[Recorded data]

☆ ☆ ☆ ☆ ☆ ☆ ☆

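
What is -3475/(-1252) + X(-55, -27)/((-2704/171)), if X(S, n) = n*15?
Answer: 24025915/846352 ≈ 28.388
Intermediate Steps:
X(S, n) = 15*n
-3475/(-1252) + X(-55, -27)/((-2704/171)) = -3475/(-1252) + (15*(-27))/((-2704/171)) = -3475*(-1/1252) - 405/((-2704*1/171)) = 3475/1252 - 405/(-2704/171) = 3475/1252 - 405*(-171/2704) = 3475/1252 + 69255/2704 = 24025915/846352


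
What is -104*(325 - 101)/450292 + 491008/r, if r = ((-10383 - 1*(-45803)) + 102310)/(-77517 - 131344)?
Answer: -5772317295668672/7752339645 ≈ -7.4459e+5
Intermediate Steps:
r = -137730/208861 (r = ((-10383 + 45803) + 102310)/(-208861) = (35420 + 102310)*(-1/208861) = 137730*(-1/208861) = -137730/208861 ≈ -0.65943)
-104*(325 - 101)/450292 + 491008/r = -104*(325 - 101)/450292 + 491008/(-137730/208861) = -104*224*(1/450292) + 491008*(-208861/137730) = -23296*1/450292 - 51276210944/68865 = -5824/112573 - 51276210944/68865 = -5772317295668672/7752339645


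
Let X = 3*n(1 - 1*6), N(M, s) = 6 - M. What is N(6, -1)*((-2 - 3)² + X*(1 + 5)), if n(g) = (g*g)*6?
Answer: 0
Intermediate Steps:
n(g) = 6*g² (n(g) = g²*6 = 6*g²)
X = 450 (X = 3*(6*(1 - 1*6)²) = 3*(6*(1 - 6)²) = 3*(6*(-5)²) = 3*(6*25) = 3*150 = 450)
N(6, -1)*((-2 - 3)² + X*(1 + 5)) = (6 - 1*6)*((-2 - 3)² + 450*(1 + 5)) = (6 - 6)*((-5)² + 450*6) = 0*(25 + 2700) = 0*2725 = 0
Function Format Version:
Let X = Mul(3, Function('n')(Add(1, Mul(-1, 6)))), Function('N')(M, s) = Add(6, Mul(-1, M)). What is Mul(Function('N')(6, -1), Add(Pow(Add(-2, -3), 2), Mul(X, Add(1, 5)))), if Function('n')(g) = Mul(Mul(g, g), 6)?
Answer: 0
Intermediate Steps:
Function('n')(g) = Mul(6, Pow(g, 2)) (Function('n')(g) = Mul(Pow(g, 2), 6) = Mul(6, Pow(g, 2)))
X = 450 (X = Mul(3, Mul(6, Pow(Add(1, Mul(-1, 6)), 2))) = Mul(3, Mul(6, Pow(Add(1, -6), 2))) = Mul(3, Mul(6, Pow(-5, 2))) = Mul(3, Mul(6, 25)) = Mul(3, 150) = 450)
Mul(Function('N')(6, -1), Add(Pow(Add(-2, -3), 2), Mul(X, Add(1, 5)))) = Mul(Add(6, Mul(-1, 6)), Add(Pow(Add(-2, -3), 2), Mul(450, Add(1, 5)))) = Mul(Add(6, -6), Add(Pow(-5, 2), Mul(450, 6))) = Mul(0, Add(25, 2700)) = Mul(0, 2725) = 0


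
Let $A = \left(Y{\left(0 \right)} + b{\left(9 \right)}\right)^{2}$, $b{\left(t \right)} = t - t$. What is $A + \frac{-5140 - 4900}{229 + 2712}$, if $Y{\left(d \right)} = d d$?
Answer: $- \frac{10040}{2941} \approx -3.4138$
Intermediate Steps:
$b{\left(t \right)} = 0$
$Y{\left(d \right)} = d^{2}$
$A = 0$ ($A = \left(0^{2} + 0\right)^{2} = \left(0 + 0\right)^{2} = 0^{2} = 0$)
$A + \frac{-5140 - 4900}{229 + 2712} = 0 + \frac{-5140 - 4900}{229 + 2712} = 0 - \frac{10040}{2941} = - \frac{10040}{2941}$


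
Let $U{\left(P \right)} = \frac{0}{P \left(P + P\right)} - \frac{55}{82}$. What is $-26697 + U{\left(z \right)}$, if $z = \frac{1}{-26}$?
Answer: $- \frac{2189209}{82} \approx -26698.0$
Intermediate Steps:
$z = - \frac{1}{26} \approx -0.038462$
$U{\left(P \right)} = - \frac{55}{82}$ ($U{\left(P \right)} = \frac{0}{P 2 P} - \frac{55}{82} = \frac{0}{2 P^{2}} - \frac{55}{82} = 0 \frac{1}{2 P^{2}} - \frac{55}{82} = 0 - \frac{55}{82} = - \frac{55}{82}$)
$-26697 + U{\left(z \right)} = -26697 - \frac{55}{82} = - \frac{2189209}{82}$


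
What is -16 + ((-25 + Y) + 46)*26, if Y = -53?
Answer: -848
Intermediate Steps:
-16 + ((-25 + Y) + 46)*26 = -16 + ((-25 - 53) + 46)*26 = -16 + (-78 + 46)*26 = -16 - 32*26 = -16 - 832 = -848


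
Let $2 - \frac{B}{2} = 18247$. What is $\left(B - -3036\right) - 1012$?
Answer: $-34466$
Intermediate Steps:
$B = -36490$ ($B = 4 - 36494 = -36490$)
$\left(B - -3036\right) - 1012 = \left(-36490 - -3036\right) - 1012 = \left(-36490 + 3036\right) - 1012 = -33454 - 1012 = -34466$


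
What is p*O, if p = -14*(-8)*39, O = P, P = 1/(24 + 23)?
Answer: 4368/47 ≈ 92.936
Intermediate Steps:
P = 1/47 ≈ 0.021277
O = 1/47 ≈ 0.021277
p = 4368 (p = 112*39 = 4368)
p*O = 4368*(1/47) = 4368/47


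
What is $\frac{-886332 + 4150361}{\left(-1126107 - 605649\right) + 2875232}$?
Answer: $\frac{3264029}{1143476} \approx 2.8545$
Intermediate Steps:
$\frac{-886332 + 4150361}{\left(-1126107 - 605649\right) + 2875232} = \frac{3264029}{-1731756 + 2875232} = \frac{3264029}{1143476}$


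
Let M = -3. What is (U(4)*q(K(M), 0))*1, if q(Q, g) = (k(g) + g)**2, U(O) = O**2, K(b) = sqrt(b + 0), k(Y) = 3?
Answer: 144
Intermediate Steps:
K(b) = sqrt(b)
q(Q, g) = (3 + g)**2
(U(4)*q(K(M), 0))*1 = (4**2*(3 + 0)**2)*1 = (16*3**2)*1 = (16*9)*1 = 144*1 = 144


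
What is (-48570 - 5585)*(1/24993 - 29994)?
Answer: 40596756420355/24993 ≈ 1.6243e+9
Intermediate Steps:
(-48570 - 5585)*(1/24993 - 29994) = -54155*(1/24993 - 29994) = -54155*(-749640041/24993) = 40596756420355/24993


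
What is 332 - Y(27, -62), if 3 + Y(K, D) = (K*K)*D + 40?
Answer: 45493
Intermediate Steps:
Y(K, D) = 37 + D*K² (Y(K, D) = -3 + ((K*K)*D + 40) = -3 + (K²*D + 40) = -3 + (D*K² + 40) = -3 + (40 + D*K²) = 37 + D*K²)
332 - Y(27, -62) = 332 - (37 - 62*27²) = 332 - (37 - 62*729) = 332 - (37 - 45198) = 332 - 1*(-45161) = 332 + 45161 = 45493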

☆ ☆ ☆ ☆ ☆ ☆ ☆

**PROBLEM DESCRIPTION:**
Write out the entries in full, exactly as given.

**RESPONSE:**
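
What is -3475/(-1252) + X(-55, -27)/((-2704/171)), if X(S, n) = n*15?
Answer: 24025915/846352 ≈ 28.388
Intermediate Steps:
X(S, n) = 15*n
-3475/(-1252) + X(-55, -27)/((-2704/171)) = -3475/(-1252) + (15*(-27))/((-2704/171)) = -3475*(-1/1252) - 405/((-2704*1/171)) = 3475/1252 - 405/(-2704/171) = 3475/1252 - 405*(-171/2704) = 3475/1252 + 69255/2704 = 24025915/846352


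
What is -104*(325 - 101)/450292 + 491008/r, if r = ((-10383 - 1*(-45803)) + 102310)/(-77517 - 131344)?
Answer: -5772317295668672/7752339645 ≈ -7.4459e+5
Intermediate Steps:
r = -137730/208861 (r = ((-10383 + 45803) + 102310)/(-208861) = (35420 + 102310)*(-1/208861) = 137730*(-1/208861) = -137730/208861 ≈ -0.65943)
-104*(325 - 101)/450292 + 491008/r = -104*(325 - 101)/450292 + 491008/(-137730/208861) = -104*224*(1/450292) + 491008*(-208861/137730) = -23296*1/450292 - 51276210944/68865 = -5824/112573 - 51276210944/68865 = -5772317295668672/7752339645


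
Let X = 3*n(1 - 1*6), N(M, s) = 6 - M. What is N(6, -1)*((-2 - 3)² + X*(1 + 5)), if n(g) = (g*g)*6?
Answer: 0
Intermediate Steps:
n(g) = 6*g² (n(g) = g²*6 = 6*g²)
X = 450 (X = 3*(6*(1 - 1*6)²) = 3*(6*(1 - 6)²) = 3*(6*(-5)²) = 3*(6*25) = 3*150 = 450)
N(6, -1)*((-2 - 3)² + X*(1 + 5)) = (6 - 1*6)*((-2 - 3)² + 450*(1 + 5)) = (6 - 6)*((-5)² + 450*6) = 0*(25 + 2700) = 0*2725 = 0
Function Format Version:
Let X = Mul(3, Function('n')(Add(1, Mul(-1, 6)))), Function('N')(M, s) = Add(6, Mul(-1, M)). What is Mul(Function('N')(6, -1), Add(Pow(Add(-2, -3), 2), Mul(X, Add(1, 5)))), if Function('n')(g) = Mul(Mul(g, g), 6)?
Answer: 0
Intermediate Steps:
Function('n')(g) = Mul(6, Pow(g, 2)) (Function('n')(g) = Mul(Pow(g, 2), 6) = Mul(6, Pow(g, 2)))
X = 450 (X = Mul(3, Mul(6, Pow(Add(1, Mul(-1, 6)), 2))) = Mul(3, Mul(6, Pow(Add(1, -6), 2))) = Mul(3, Mul(6, Pow(-5, 2))) = Mul(3, Mul(6, 25)) = Mul(3, 150) = 450)
Mul(Function('N')(6, -1), Add(Pow(Add(-2, -3), 2), Mul(X, Add(1, 5)))) = Mul(Add(6, Mul(-1, 6)), Add(Pow(Add(-2, -3), 2), Mul(450, Add(1, 5)))) = Mul(Add(6, -6), Add(Pow(-5, 2), Mul(450, 6))) = Mul(0, Add(25, 2700)) = Mul(0, 2725) = 0


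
Let $A = \left(Y{\left(0 \right)} + b{\left(9 \right)}\right)^{2}$, $b{\left(t \right)} = t - t$. What is $A + \frac{-5140 - 4900}{229 + 2712}$, if $Y{\left(d \right)} = d d$?
Answer: $- \frac{10040}{2941} \approx -3.4138$
Intermediate Steps:
$b{\left(t \right)} = 0$
$Y{\left(d \right)} = d^{2}$
$A = 0$ ($A = \left(0^{2} + 0\right)^{2} = \left(0 + 0\right)^{2} = 0^{2} = 0$)
$A + \frac{-5140 - 4900}{229 + 2712} = 0 + \frac{-5140 - 4900}{229 + 2712} = 0 - \frac{10040}{2941} = - \frac{10040}{2941}$


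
Let $U{\left(P \right)} = \frac{0}{P \left(P + P\right)} - \frac{55}{82}$. What is $-26697 + U{\left(z \right)}$, if $z = \frac{1}{-26}$?
Answer: $- \frac{2189209}{82} \approx -26698.0$
Intermediate Steps:
$z = - \frac{1}{26} \approx -0.038462$
$U{\left(P \right)} = - \frac{55}{82}$ ($U{\left(P \right)} = \frac{0}{P 2 P} - \frac{55}{82} = \frac{0}{2 P^{2}} - \frac{55}{82} = 0 \frac{1}{2 P^{2}} - \frac{55}{82} = 0 - \frac{55}{82} = - \frac{55}{82}$)
$-26697 + U{\left(z \right)} = -26697 - \frac{55}{82} = - \frac{2189209}{82}$


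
What is -16 + ((-25 + Y) + 46)*26, if Y = -53?
Answer: -848
Intermediate Steps:
-16 + ((-25 + Y) + 46)*26 = -16 + ((-25 - 53) + 46)*26 = -16 + (-78 + 46)*26 = -16 - 32*26 = -16 - 832 = -848


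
Let $2 - \frac{B}{2} = 18247$. What is $\left(B - -3036\right) - 1012$?
Answer: $-34466$
Intermediate Steps:
$B = -36490$ ($B = 4 - 36494 = -36490$)
$\left(B - -3036\right) - 1012 = \left(-36490 - -3036\right) - 1012 = \left(-36490 + 3036\right) - 1012 = -33454 - 1012 = -34466$


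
What is p*O, if p = -14*(-8)*39, O = P, P = 1/(24 + 23)?
Answer: 4368/47 ≈ 92.936
Intermediate Steps:
P = 1/47 ≈ 0.021277
O = 1/47 ≈ 0.021277
p = 4368 (p = 112*39 = 4368)
p*O = 4368*(1/47) = 4368/47


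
What is $\frac{-886332 + 4150361}{\left(-1126107 - 605649\right) + 2875232}$?
Answer: $\frac{3264029}{1143476} \approx 2.8545$
Intermediate Steps:
$\frac{-886332 + 4150361}{\left(-1126107 - 605649\right) + 2875232} = \frac{3264029}{-1731756 + 2875232} = \frac{3264029}{1143476}$


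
Let M = -3. What is (U(4)*q(K(M), 0))*1, if q(Q, g) = (k(g) + g)**2, U(O) = O**2, K(b) = sqrt(b + 0), k(Y) = 3?
Answer: 144
Intermediate Steps:
K(b) = sqrt(b)
q(Q, g) = (3 + g)**2
(U(4)*q(K(M), 0))*1 = (4**2*(3 + 0)**2)*1 = (16*3**2)*1 = (16*9)*1 = 144*1 = 144


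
What is (-48570 - 5585)*(1/24993 - 29994)?
Answer: 40596756420355/24993 ≈ 1.6243e+9
Intermediate Steps:
(-48570 - 5585)*(1/24993 - 29994) = -54155*(1/24993 - 29994) = -54155*(-749640041/24993) = 40596756420355/24993


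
What is 332 - Y(27, -62), if 3 + Y(K, D) = (K*K)*D + 40?
Answer: 45493
Intermediate Steps:
Y(K, D) = 37 + D*K² (Y(K, D) = -3 + ((K*K)*D + 40) = -3 + (K²*D + 40) = -3 + (D*K² + 40) = -3 + (40 + D*K²) = 37 + D*K²)
332 - Y(27, -62) = 332 - (37 - 62*27²) = 332 - (37 - 62*729) = 332 - (37 - 45198) = 332 - 1*(-45161) = 332 + 45161 = 45493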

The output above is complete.